**What you need to do**:
Repeat only the lines below from the one containing "You are spinning some mitochondrial" through the one containing "Your lab notebook", inclusive, exactly as written.

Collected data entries
——————————
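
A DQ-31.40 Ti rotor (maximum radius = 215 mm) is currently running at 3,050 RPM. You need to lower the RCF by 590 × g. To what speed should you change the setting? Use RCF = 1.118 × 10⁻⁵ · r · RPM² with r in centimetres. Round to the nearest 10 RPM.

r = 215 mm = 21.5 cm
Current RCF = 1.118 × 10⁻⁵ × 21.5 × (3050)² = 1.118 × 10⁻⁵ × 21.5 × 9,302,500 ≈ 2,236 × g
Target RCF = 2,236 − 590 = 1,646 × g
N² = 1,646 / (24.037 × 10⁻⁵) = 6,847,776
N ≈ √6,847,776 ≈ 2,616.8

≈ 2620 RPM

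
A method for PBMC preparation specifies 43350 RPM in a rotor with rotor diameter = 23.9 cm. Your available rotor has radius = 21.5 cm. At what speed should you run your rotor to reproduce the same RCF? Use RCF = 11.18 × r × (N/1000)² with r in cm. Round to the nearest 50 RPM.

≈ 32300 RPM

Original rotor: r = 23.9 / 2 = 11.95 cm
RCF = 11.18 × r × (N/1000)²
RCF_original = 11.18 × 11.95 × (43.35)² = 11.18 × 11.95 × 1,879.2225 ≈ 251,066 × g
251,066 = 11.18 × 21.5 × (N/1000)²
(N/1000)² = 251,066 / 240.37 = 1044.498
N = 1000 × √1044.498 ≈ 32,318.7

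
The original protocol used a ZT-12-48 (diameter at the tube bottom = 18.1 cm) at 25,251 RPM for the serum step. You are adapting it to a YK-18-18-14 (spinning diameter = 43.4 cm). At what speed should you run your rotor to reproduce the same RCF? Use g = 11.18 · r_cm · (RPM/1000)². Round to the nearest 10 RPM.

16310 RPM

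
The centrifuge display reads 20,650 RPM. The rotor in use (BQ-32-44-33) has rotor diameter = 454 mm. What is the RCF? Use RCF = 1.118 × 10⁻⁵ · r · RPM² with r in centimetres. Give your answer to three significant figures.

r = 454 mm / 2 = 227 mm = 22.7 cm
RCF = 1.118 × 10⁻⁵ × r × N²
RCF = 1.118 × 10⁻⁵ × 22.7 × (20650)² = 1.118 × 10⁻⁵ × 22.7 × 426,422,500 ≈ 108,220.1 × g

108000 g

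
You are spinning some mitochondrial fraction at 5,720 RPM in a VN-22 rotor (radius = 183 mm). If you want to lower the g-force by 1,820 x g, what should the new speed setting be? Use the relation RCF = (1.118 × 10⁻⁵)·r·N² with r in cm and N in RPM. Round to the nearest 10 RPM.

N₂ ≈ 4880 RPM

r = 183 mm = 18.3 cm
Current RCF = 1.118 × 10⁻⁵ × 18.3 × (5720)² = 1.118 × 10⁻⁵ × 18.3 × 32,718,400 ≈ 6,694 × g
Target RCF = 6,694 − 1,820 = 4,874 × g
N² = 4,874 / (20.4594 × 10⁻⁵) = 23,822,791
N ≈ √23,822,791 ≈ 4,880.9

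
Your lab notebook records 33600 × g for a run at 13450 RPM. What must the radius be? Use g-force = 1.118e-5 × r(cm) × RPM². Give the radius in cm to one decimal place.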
——————————
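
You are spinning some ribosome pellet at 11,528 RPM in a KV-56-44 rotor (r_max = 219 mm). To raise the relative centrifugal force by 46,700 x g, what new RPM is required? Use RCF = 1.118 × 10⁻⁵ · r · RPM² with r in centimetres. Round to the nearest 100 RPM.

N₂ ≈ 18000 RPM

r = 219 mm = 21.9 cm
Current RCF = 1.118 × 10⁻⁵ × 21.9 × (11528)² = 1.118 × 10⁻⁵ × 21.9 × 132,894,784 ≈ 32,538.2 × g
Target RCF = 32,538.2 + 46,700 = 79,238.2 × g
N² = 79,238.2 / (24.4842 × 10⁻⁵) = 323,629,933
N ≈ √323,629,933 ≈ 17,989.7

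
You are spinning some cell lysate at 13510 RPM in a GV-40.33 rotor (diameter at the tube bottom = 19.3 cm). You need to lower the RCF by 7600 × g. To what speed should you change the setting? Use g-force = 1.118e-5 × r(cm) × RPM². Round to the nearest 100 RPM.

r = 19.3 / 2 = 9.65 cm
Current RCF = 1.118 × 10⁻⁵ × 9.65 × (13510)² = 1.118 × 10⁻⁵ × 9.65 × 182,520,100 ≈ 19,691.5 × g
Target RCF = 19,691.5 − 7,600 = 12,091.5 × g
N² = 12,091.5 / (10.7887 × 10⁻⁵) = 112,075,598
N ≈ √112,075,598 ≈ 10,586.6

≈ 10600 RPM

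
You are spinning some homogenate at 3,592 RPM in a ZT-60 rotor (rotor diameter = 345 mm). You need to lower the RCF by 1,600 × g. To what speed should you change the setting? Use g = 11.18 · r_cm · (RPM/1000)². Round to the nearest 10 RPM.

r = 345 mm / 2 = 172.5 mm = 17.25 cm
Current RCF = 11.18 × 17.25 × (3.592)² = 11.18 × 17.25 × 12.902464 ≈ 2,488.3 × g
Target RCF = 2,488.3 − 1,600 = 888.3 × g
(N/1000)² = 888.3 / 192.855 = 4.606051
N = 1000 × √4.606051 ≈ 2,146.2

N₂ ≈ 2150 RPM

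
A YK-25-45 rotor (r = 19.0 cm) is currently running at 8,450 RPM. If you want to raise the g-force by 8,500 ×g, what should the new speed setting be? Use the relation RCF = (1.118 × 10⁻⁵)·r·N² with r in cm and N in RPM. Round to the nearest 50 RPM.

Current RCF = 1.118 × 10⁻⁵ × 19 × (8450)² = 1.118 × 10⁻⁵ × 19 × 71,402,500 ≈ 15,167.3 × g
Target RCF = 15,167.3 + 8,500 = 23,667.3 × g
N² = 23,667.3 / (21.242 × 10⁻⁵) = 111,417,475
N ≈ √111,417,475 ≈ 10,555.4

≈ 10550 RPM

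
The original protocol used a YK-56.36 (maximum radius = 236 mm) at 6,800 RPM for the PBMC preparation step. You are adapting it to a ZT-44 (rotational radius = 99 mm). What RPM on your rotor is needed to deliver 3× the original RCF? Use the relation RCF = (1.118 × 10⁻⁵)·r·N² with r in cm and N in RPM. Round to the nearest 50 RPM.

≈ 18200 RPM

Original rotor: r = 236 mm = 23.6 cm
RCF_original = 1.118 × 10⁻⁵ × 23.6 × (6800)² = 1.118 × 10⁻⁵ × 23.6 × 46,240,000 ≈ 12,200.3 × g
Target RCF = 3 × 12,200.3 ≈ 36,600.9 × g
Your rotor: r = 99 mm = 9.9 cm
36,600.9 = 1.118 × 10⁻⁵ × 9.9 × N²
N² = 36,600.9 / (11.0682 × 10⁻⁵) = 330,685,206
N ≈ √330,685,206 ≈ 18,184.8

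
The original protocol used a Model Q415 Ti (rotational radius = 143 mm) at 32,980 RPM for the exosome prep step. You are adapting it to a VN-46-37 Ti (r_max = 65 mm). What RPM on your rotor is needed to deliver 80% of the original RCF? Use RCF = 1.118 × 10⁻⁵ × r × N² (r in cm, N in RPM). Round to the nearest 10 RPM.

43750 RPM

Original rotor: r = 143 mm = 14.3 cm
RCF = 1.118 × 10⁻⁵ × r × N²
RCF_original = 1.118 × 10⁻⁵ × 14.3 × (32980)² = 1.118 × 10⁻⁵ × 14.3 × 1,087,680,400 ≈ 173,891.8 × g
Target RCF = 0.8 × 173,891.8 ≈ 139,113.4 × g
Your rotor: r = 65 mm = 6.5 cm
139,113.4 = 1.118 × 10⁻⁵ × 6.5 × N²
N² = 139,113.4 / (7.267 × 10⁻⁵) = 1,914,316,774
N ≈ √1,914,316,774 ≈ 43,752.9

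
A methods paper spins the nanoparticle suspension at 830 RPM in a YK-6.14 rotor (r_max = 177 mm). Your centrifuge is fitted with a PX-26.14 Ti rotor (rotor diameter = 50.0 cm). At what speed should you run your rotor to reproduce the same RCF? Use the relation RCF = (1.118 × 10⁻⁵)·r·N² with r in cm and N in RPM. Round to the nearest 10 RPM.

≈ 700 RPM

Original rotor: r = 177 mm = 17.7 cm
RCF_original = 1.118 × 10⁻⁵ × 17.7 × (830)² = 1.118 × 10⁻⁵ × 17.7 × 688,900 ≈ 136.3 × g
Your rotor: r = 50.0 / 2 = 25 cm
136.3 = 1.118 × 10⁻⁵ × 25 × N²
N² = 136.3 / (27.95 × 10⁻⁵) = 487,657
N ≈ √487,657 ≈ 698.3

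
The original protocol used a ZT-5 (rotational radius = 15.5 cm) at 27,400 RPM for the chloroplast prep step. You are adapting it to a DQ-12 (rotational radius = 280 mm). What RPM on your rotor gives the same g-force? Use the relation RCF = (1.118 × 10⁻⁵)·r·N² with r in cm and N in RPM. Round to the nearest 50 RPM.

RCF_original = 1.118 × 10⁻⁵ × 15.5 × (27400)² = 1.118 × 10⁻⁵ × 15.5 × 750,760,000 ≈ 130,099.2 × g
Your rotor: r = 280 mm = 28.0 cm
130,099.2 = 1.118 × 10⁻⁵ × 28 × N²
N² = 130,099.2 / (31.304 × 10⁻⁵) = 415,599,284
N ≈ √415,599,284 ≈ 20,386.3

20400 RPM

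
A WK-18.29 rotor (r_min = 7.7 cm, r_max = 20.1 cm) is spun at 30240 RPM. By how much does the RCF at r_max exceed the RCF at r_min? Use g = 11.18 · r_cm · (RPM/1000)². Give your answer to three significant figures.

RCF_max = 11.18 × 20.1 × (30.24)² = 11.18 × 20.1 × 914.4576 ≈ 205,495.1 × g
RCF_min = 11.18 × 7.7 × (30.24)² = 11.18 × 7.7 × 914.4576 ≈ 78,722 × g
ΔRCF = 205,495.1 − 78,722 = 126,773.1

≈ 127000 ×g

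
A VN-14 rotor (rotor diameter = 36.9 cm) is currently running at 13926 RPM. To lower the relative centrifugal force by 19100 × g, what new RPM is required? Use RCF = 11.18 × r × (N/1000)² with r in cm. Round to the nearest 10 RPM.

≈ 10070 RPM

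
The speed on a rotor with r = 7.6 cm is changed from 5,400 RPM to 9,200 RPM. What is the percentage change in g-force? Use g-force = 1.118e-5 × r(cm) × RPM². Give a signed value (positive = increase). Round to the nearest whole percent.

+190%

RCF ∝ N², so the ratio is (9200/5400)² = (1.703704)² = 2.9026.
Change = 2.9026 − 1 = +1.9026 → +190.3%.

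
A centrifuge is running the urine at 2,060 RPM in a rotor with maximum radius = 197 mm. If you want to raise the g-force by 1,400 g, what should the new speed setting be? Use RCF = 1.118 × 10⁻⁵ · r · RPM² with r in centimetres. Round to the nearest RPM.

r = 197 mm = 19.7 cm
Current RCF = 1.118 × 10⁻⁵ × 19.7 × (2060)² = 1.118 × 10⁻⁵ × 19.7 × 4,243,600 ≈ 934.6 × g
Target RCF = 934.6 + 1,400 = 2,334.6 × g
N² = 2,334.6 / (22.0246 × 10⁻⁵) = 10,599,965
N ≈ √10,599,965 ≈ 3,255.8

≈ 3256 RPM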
——————————
**Solution**:
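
You are spinning some mitochondrial fraction at 5,720 RPM in a VN-22 rotor (radius = 183 mm). If you want to lower the g-force by 1,820 x g, what should the new speed setting be? Use the relation RCF = (1.118 × 10⁻⁵)·r·N² with r in cm and N in RPM. Round to the nearest 10 RPM.

N₂ ≈ 4880 RPM

r = 183 mm = 18.3 cm
Current RCF = 1.118 × 10⁻⁵ × 18.3 × (5720)² = 1.118 × 10⁻⁵ × 18.3 × 32,718,400 ≈ 6,694 × g
Target RCF = 6,694 − 1,820 = 4,874 × g
N² = 4,874 / (20.4594 × 10⁻⁵) = 23,822,791
N ≈ √23,822,791 ≈ 4,880.9

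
Your lab notebook records 33600 × g for a run at 13450 RPM. What must the radius be? Use g-force = 1.118e-5 × r(cm) × RPM². Give the radius in cm to one decimal place.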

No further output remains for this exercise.